| Exercise requirements |
Your response should be the complete data, transcribed exactly.

| Collected data entries |
'''

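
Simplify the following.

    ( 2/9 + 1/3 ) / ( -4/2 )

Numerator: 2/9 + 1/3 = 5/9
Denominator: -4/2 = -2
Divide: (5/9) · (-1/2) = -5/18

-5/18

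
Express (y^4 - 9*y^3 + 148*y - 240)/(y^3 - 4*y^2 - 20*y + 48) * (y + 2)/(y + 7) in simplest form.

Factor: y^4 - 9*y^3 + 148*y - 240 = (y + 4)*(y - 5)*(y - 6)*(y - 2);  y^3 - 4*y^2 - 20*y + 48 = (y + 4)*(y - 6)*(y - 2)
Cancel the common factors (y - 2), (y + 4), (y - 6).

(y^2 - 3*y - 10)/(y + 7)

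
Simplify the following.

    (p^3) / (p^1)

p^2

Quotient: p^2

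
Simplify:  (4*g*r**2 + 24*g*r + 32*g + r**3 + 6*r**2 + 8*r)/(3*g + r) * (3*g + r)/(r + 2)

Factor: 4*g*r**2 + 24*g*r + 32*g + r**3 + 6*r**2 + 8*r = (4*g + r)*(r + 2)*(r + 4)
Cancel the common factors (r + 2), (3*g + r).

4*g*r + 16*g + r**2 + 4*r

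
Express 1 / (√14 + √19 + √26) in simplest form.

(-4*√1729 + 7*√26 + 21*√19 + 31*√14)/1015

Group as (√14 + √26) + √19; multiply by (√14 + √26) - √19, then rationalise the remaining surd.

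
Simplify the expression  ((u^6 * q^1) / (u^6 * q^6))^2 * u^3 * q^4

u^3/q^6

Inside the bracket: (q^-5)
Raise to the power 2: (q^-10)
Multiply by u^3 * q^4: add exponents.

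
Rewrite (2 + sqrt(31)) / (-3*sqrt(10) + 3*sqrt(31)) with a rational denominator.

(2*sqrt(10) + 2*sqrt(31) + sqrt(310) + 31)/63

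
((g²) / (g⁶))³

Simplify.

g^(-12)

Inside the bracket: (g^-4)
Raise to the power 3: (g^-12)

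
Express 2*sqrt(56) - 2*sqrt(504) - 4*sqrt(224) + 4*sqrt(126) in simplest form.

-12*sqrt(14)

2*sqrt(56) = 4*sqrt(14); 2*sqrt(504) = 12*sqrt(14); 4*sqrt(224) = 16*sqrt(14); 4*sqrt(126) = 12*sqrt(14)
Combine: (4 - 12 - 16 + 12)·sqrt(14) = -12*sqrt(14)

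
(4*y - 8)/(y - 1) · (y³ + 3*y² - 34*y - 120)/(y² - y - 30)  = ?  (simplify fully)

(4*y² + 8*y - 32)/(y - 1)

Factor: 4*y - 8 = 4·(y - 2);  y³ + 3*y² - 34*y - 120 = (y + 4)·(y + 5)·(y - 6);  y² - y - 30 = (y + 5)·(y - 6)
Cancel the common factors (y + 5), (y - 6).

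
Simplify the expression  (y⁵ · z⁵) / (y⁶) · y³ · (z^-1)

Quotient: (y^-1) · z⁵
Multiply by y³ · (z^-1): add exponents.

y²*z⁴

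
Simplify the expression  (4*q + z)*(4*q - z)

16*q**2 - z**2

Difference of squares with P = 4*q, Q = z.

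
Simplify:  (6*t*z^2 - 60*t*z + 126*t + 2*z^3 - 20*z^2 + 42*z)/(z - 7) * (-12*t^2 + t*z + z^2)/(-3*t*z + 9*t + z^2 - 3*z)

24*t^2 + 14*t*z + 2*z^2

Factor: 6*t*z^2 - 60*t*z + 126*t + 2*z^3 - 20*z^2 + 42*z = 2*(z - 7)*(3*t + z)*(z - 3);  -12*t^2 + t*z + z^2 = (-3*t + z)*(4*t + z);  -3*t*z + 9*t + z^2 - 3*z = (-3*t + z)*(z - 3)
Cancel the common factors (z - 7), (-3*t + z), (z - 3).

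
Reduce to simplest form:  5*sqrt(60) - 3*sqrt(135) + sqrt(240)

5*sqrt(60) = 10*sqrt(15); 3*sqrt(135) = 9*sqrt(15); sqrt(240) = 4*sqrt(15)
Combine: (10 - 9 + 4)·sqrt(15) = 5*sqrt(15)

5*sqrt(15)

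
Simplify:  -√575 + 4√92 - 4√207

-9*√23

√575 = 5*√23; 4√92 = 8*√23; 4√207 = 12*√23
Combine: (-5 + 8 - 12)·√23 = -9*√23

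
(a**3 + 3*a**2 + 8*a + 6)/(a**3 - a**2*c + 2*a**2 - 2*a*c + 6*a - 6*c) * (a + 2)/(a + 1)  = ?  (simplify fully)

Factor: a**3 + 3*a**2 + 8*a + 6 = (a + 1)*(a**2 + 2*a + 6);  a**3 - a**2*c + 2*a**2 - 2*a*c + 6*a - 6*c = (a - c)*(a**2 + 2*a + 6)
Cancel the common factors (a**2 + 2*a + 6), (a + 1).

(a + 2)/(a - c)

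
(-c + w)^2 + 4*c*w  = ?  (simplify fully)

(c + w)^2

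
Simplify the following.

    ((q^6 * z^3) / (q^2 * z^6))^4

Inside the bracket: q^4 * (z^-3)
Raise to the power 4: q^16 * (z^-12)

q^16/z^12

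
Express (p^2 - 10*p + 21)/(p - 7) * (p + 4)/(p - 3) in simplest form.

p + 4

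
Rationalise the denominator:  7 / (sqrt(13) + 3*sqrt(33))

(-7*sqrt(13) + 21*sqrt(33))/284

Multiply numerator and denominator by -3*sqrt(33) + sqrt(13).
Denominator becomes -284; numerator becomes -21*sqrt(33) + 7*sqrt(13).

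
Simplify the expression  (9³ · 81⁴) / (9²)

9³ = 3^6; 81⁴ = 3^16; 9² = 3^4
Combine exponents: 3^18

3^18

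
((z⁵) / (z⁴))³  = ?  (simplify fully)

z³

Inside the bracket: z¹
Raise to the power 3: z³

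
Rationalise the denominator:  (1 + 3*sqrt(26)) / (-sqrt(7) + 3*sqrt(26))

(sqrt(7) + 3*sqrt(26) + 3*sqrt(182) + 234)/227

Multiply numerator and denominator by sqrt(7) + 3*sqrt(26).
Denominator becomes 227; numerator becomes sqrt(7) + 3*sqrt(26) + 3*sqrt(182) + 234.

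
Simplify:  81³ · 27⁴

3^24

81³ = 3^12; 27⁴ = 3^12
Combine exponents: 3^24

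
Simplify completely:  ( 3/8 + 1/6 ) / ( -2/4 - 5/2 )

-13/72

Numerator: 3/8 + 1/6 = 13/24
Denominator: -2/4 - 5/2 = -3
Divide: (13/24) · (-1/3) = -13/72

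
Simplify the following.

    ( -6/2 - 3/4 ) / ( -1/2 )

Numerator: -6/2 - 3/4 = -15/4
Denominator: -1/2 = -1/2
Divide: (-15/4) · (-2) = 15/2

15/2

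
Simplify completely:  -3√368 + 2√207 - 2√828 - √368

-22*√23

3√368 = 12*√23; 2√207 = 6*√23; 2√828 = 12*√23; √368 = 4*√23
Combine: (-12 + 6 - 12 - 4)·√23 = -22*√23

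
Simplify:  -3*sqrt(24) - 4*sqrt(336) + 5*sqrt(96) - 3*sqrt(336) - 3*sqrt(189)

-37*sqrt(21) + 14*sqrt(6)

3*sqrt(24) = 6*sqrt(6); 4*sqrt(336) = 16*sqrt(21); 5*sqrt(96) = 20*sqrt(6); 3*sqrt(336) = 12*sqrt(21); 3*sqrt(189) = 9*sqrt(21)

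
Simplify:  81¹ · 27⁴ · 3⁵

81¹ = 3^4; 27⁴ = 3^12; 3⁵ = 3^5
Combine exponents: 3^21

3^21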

'''

| Exercise solution |
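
Simplify the following.

    ( 2/9 + 1/3 ) / ( -4/2 )

Numerator: 2/9 + 1/3 = 5/9
Denominator: -4/2 = -2
Divide: (5/9) · (-1/2) = -5/18

-5/18

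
Express (y^4 - 9*y^3 + 148*y - 240)/(y^3 - 4*y^2 - 20*y + 48) * (y + 2)/(y + 7) in simplest form.

Factor: y^4 - 9*y^3 + 148*y - 240 = (y + 4)*(y - 5)*(y - 6)*(y - 2);  y^3 - 4*y^2 - 20*y + 48 = (y + 4)*(y - 6)*(y - 2)
Cancel the common factors (y - 2), (y + 4), (y - 6).

(y^2 - 3*y - 10)/(y + 7)

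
Simplify the following.

    (p^3) / (p^1)

p^2

Quotient: p^2

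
Simplify:  (4*g*r**2 + 24*g*r + 32*g + r**3 + 6*r**2 + 8*r)/(3*g + r) * (3*g + r)/(r + 2)

Factor: 4*g*r**2 + 24*g*r + 32*g + r**3 + 6*r**2 + 8*r = (4*g + r)*(r + 2)*(r + 4)
Cancel the common factors (r + 2), (3*g + r).

4*g*r + 16*g + r**2 + 4*r

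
Express 1 / (√14 + √19 + √26) in simplest form.

(-4*√1729 + 7*√26 + 21*√19 + 31*√14)/1015

Group as (√14 + √26) + √19; multiply by (√14 + √26) - √19, then rationalise the remaining surd.

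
Simplify the expression  ((u^6 * q^1) / (u^6 * q^6))^2 * u^3 * q^4

u^3/q^6

Inside the bracket: (q^-5)
Raise to the power 2: (q^-10)
Multiply by u^3 * q^4: add exponents.

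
Rewrite (2 + sqrt(31)) / (-3*sqrt(10) + 3*sqrt(31)) with a rational denominator.

(2*sqrt(10) + 2*sqrt(31) + sqrt(310) + 31)/63

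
((g²) / (g⁶))³

Simplify.

g^(-12)

Inside the bracket: (g^-4)
Raise to the power 3: (g^-12)

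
Express 2*sqrt(56) - 2*sqrt(504) - 4*sqrt(224) + 4*sqrt(126) in simplest form.

-12*sqrt(14)

2*sqrt(56) = 4*sqrt(14); 2*sqrt(504) = 12*sqrt(14); 4*sqrt(224) = 16*sqrt(14); 4*sqrt(126) = 12*sqrt(14)
Combine: (4 - 12 - 16 + 12)·sqrt(14) = -12*sqrt(14)

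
(4*y - 8)/(y - 1) · (y³ + 3*y² - 34*y - 120)/(y² - y - 30)  = ?  (simplify fully)

(4*y² + 8*y - 32)/(y - 1)

Factor: 4*y - 8 = 4·(y - 2);  y³ + 3*y² - 34*y - 120 = (y + 4)·(y + 5)·(y - 6);  y² - y - 30 = (y + 5)·(y - 6)
Cancel the common factors (y + 5), (y - 6).

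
Simplify the expression  (y⁵ · z⁵) / (y⁶) · y³ · (z^-1)

Quotient: (y^-1) · z⁵
Multiply by y³ · (z^-1): add exponents.

y²*z⁴

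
Simplify the expression  (4*q + z)*(4*q - z)

16*q**2 - z**2

Difference of squares with P = 4*q, Q = z.

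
Simplify:  (6*t*z^2 - 60*t*z + 126*t + 2*z^3 - 20*z^2 + 42*z)/(z - 7) * (-12*t^2 + t*z + z^2)/(-3*t*z + 9*t + z^2 - 3*z)

24*t^2 + 14*t*z + 2*z^2

Factor: 6*t*z^2 - 60*t*z + 126*t + 2*z^3 - 20*z^2 + 42*z = 2*(z - 7)*(3*t + z)*(z - 3);  -12*t^2 + t*z + z^2 = (-3*t + z)*(4*t + z);  -3*t*z + 9*t + z^2 - 3*z = (-3*t + z)*(z - 3)
Cancel the common factors (z - 7), (-3*t + z), (z - 3).

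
Reduce to simplest form:  5*sqrt(60) - 3*sqrt(135) + sqrt(240)

5*sqrt(60) = 10*sqrt(15); 3*sqrt(135) = 9*sqrt(15); sqrt(240) = 4*sqrt(15)
Combine: (10 - 9 + 4)·sqrt(15) = 5*sqrt(15)

5*sqrt(15)

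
Simplify:  -√575 + 4√92 - 4√207

-9*√23

√575 = 5*√23; 4√92 = 8*√23; 4√207 = 12*√23
Combine: (-5 + 8 - 12)·√23 = -9*√23

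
(a**3 + 3*a**2 + 8*a + 6)/(a**3 - a**2*c + 2*a**2 - 2*a*c + 6*a - 6*c) * (a + 2)/(a + 1)  = ?  (simplify fully)

Factor: a**3 + 3*a**2 + 8*a + 6 = (a + 1)*(a**2 + 2*a + 6);  a**3 - a**2*c + 2*a**2 - 2*a*c + 6*a - 6*c = (a - c)*(a**2 + 2*a + 6)
Cancel the common factors (a**2 + 2*a + 6), (a + 1).

(a + 2)/(a - c)

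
(-c + w)^2 + 4*c*w  = ?  (simplify fully)

(c + w)^2

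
Simplify the following.

    ((q^6 * z^3) / (q^2 * z^6))^4

Inside the bracket: q^4 * (z^-3)
Raise to the power 4: q^16 * (z^-12)

q^16/z^12

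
Express (p^2 - 10*p + 21)/(p - 7) * (p + 4)/(p - 3) in simplest form.

p + 4

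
Rationalise the denominator:  7 / (sqrt(13) + 3*sqrt(33))

(-7*sqrt(13) + 21*sqrt(33))/284

Multiply numerator and denominator by -3*sqrt(33) + sqrt(13).
Denominator becomes -284; numerator becomes -21*sqrt(33) + 7*sqrt(13).

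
Simplify the expression  (9³ · 81⁴) / (9²)

9³ = 3^6; 81⁴ = 3^16; 9² = 3^4
Combine exponents: 3^18

3^18

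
((z⁵) / (z⁴))³  = ?  (simplify fully)

z³

Inside the bracket: z¹
Raise to the power 3: z³

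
Rationalise the denominator:  (1 + 3*sqrt(26)) / (-sqrt(7) + 3*sqrt(26))

(sqrt(7) + 3*sqrt(26) + 3*sqrt(182) + 234)/227

Multiply numerator and denominator by sqrt(7) + 3*sqrt(26).
Denominator becomes 227; numerator becomes sqrt(7) + 3*sqrt(26) + 3*sqrt(182) + 234.

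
Simplify:  81³ · 27⁴

3^24

81³ = 3^12; 27⁴ = 3^12
Combine exponents: 3^24

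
Simplify completely:  ( 3/8 + 1/6 ) / ( -2/4 - 5/2 )

-13/72

Numerator: 3/8 + 1/6 = 13/24
Denominator: -2/4 - 5/2 = -3
Divide: (13/24) · (-1/3) = -13/72

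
Simplify the following.

    ( -6/2 - 3/4 ) / ( -1/2 )

Numerator: -6/2 - 3/4 = -15/4
Denominator: -1/2 = -1/2
Divide: (-15/4) · (-2) = 15/2

15/2

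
Simplify completely:  -3√368 + 2√207 - 2√828 - √368

-22*√23

3√368 = 12*√23; 2√207 = 6*√23; 2√828 = 12*√23; √368 = 4*√23
Combine: (-12 + 6 - 12 - 4)·√23 = -22*√23

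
Simplify:  -3*sqrt(24) - 4*sqrt(336) + 5*sqrt(96) - 3*sqrt(336) - 3*sqrt(189)

-37*sqrt(21) + 14*sqrt(6)

3*sqrt(24) = 6*sqrt(6); 4*sqrt(336) = 16*sqrt(21); 5*sqrt(96) = 20*sqrt(6); 3*sqrt(336) = 12*sqrt(21); 3*sqrt(189) = 9*sqrt(21)

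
Simplify:  81¹ · 27⁴ · 3⁵

81¹ = 3^4; 27⁴ = 3^12; 3⁵ = 3^5
Combine exponents: 3^21

3^21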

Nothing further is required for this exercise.